Exercise details
The entries follow. Print each one exactly.
Information given Block Start
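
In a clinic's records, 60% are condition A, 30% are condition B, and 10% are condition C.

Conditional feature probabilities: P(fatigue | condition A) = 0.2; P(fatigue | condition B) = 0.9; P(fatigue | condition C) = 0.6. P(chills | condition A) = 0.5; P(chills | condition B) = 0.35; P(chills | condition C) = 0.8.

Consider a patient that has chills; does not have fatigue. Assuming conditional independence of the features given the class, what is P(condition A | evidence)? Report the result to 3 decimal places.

condition A: 0.6 × (1−0.2) × 0.5 = 0.24
condition B: 0.3 × (1−0.9) × 0.35 = 0.0105
condition C: 0.1 × (1−0.6) × 0.8 = 0.032
P(condition A | x) = 0.24 / 0.2825 ≈ 0.850

0.850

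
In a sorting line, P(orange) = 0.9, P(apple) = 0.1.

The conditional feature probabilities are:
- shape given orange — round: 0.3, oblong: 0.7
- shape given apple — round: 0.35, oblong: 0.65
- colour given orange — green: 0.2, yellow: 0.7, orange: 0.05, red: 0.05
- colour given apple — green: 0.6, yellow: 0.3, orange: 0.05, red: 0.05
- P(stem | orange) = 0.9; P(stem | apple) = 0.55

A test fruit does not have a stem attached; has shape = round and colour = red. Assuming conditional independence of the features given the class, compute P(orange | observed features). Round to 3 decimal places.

0.632

orange: 0.9 × 0.3 × 0.05 × (1−0.9) = 0.00135
apple: 0.1 × 0.35 × 0.05 × (1−0.55) = 0.0007875
P(orange | x) = 0.00135 / 0.0021375 ≈ 0.632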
Information given Block End
Finished task
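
In a clinic's records, 60% are condition A, 30% are condition B, and 10% are condition C.

Conditional feature probabilities: P(fatigue | condition A) = 0.2; P(fatigue | condition B) = 0.9; P(fatigue | condition C) = 0.6. P(chills | condition A) = 0.5; P(chills | condition B) = 0.35; P(chills | condition C) = 0.8.

Consider a patient that has chills; does not have fatigue. Assuming conditional independence of the features given the class, what is P(condition A | evidence)? Report the result to 3 decimal places.

condition A: 0.6 × (1−0.2) × 0.5 = 0.24
condition B: 0.3 × (1−0.9) × 0.35 = 0.0105
condition C: 0.1 × (1−0.6) × 0.8 = 0.032
P(condition A | x) = 0.24 / 0.2825 ≈ 0.850

0.850

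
In a sorting line, P(orange) = 0.9, P(apple) = 0.1.

The conditional feature probabilities are:
- shape given orange — round: 0.3, oblong: 0.7
- shape given apple — round: 0.35, oblong: 0.65
- colour given orange — green: 0.2, yellow: 0.7, orange: 0.05, red: 0.05
- colour given apple — green: 0.6, yellow: 0.3, orange: 0.05, red: 0.05
- P(stem | orange) = 0.9; P(stem | apple) = 0.55

A test fruit does not have a stem attached; has shape = round and colour = red. Assuming conditional independence of the features given the class, compute P(orange | observed features). Round to 3 decimal places.

0.632

orange: 0.9 × 0.3 × 0.05 × (1−0.9) = 0.00135
apple: 0.1 × 0.35 × 0.05 × (1−0.55) = 0.0007875
P(orange | x) = 0.00135 / 0.0021375 ≈ 0.632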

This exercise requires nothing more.